Task prompt> Scan the data beneath this task and copy each line that includes "title".

Materials provided>
══════
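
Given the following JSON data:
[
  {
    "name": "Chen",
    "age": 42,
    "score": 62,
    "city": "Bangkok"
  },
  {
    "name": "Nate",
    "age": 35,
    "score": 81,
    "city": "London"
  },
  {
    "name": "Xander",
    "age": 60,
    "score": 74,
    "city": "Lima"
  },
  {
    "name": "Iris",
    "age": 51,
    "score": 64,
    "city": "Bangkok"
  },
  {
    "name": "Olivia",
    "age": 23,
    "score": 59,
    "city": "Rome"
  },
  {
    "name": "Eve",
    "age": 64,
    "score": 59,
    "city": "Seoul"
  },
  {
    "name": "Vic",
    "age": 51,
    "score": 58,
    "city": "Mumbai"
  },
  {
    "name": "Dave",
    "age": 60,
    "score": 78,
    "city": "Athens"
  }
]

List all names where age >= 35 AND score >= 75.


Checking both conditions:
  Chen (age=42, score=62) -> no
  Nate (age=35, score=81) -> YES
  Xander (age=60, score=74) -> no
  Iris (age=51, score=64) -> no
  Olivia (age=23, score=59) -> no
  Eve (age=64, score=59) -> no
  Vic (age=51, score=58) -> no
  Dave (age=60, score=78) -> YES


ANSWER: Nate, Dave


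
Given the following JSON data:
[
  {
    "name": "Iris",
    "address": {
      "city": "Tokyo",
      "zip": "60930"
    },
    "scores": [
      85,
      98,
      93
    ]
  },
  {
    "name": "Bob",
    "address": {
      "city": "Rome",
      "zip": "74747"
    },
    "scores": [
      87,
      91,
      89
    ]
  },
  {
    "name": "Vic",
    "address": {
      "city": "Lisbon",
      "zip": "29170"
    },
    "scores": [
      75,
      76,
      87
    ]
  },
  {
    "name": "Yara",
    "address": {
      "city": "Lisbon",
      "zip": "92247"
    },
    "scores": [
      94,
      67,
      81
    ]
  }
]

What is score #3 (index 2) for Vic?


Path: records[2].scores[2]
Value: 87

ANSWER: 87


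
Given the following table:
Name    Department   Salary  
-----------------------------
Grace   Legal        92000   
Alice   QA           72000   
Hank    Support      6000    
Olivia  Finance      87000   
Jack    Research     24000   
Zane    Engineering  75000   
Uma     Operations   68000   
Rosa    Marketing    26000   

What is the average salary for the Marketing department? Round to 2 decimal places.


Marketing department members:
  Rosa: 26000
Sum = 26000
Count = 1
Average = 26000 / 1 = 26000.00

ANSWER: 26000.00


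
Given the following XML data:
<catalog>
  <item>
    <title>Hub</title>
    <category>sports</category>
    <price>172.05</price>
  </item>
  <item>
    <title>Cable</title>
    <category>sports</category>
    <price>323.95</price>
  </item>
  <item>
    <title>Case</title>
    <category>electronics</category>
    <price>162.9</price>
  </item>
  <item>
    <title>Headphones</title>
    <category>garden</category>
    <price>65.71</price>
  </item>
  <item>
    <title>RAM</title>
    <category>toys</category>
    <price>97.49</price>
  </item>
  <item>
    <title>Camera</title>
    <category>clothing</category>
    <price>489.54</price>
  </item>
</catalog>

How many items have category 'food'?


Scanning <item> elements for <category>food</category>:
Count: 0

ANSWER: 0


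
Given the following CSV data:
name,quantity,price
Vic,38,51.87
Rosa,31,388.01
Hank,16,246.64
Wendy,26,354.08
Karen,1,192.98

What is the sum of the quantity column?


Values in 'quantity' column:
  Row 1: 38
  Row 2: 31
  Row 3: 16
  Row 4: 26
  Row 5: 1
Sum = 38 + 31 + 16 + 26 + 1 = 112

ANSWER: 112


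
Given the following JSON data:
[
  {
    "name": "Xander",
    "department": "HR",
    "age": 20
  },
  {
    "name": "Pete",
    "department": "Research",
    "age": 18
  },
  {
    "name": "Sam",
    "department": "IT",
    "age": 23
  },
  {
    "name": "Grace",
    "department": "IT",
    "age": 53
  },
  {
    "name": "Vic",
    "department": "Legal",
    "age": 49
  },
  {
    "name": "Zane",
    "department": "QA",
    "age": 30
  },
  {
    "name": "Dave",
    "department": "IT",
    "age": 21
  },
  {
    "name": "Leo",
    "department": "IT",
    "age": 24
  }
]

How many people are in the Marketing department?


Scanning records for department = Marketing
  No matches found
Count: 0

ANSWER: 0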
══════
Answer space>
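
    <title>Hub</title>
    <title>Cable</title>
    <title>Case</title>
    <title>Headphones</title>
    <title>RAM</title>
    <title>Camera</title>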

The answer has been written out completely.